Exercise
Only an exact reprint of all the data is acceptable.

(Records contained in a dataset)

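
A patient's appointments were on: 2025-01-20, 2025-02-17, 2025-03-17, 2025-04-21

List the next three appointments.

2025-05-19, 2025-06-16, 2025-07-21

These are Mondays at 28- or 35-day spacing (28, 28, 35).
The pattern: 3rd Monday of the month.
3rd Monday of May 2025: 2025-05-19.
3rd Monday of June 2025: 2025-06-16.
3rd Monday of July 2025: 2025-07-21.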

Answer for this exercise
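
A patient's appointments were on: 2025-01-20, 2025-02-17, 2025-03-17, 2025-04-21

List the next three appointments.

2025-05-19, 2025-06-16, 2025-07-21

These are Mondays at 28- or 35-day spacing (28, 28, 35).
The pattern: 3rd Monday of the month.
3rd Monday of May 2025: 2025-05-19.
3rd Monday of June 2025: 2025-06-16.
3rd Monday of July 2025: 2025-07-21.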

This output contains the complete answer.